Once the line containing "52.16 | 2 |" is located, give it again exactly, together with each line that follows it to the end of the entries, and add nothing else.

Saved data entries
*** Block opens ***
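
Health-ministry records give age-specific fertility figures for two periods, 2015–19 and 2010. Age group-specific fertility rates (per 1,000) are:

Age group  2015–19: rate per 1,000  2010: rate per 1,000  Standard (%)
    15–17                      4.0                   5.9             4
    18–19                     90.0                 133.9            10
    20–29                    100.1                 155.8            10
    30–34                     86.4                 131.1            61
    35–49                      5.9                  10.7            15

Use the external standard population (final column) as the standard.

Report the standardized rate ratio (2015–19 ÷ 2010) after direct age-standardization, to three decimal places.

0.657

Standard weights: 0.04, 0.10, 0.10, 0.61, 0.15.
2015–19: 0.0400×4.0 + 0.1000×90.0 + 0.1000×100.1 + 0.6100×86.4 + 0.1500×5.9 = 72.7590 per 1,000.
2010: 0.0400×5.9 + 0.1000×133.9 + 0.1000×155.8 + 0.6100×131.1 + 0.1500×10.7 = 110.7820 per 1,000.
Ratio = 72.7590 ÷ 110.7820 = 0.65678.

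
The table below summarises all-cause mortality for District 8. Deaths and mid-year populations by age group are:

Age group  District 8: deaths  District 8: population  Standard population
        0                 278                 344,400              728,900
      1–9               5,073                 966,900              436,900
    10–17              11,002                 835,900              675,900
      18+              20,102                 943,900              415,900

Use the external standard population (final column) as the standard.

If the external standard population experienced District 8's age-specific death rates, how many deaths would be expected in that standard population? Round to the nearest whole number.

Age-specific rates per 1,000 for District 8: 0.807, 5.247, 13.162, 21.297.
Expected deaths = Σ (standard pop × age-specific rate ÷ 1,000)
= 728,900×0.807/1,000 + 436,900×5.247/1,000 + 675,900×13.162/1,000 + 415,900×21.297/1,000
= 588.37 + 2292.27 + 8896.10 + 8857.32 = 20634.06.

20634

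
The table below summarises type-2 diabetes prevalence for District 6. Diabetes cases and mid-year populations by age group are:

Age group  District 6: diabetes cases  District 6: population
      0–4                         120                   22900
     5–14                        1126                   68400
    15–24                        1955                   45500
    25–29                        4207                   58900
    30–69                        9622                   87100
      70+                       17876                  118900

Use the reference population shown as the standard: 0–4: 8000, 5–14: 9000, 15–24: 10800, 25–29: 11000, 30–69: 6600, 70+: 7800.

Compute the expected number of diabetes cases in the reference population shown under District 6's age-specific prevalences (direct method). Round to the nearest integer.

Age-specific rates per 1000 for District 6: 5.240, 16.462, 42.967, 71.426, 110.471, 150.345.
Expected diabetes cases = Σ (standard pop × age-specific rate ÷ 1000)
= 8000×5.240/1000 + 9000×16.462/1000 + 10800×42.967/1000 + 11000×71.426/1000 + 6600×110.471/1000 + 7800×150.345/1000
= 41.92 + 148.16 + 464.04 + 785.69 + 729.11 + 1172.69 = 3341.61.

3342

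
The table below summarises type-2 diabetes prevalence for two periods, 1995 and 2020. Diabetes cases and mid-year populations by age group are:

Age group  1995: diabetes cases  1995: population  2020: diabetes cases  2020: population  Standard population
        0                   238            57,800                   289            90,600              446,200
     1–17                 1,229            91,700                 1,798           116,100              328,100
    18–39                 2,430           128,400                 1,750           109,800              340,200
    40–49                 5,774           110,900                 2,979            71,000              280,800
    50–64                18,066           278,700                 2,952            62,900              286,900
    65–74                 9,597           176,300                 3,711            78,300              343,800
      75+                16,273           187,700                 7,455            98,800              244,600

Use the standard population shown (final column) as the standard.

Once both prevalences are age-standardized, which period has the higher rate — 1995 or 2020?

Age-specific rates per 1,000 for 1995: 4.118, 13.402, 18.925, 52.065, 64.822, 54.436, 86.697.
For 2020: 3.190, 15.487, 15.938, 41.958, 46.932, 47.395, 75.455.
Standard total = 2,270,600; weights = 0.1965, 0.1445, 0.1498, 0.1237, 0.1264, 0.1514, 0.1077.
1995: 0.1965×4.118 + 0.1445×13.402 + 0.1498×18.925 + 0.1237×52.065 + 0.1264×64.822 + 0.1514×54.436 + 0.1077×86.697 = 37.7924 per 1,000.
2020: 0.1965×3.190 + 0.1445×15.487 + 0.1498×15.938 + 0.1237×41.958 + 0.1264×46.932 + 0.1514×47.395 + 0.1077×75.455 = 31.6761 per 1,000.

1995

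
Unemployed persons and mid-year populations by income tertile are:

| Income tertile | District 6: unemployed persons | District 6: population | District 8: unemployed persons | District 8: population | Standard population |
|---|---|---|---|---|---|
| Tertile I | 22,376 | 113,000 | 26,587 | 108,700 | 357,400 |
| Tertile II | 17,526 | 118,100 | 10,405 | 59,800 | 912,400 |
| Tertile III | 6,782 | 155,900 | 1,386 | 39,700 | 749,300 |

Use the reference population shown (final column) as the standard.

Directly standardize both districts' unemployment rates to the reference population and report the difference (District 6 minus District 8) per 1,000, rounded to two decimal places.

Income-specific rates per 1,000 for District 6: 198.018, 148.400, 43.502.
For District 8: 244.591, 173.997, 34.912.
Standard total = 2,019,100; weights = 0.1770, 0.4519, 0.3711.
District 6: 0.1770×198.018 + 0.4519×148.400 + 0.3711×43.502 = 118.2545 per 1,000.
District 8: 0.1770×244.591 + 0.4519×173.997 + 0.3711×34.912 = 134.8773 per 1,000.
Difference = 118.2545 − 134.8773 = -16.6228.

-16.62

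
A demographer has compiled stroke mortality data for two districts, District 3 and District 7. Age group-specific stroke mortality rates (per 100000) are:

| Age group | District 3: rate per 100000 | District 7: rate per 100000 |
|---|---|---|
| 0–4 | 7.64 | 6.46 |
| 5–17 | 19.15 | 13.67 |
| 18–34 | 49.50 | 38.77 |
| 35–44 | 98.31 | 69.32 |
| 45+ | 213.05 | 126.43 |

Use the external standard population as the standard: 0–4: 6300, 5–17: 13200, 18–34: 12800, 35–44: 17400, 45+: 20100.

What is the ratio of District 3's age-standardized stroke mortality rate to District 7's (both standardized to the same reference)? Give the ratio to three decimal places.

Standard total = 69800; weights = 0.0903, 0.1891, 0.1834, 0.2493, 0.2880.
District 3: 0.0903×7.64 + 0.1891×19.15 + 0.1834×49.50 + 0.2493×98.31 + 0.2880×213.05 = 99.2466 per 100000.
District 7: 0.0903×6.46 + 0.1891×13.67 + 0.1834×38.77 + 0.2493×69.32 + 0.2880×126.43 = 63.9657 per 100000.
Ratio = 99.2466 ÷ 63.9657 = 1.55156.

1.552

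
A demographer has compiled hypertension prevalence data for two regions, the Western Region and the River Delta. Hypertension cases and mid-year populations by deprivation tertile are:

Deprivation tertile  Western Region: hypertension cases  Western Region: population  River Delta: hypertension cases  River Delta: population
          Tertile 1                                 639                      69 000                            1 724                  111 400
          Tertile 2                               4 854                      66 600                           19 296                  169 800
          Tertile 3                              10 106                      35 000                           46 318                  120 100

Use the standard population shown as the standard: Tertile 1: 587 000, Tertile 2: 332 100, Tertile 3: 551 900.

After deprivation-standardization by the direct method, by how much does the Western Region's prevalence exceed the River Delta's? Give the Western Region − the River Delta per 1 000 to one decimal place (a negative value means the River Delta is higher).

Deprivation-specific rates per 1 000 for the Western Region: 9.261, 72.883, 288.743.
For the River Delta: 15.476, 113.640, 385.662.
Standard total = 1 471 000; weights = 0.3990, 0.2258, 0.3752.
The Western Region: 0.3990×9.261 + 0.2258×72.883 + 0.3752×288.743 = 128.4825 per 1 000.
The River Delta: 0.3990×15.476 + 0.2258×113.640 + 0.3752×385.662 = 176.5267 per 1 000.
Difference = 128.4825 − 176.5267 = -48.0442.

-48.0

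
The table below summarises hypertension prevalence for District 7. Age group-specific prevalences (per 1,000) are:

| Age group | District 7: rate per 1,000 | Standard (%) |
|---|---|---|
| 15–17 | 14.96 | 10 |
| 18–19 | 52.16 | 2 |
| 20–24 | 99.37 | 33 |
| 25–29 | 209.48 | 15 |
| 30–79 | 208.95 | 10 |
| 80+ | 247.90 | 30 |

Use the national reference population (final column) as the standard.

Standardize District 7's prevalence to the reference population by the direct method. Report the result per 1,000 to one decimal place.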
*** Block closes ***
> _Answer section_:
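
| 18–19 | 52.16 | 2 |
| 20–24 | 99.37 | 33 |
| 25–29 | 209.48 | 15 |
| 30–79 | 208.95 | 10 |
| 80+ | 247.90 | 30 |

Use the national reference population (final column) as the standard.

Standardize District 7's prevalence to the reference population by the direct method. Report the result per 1,000 to one decimal place.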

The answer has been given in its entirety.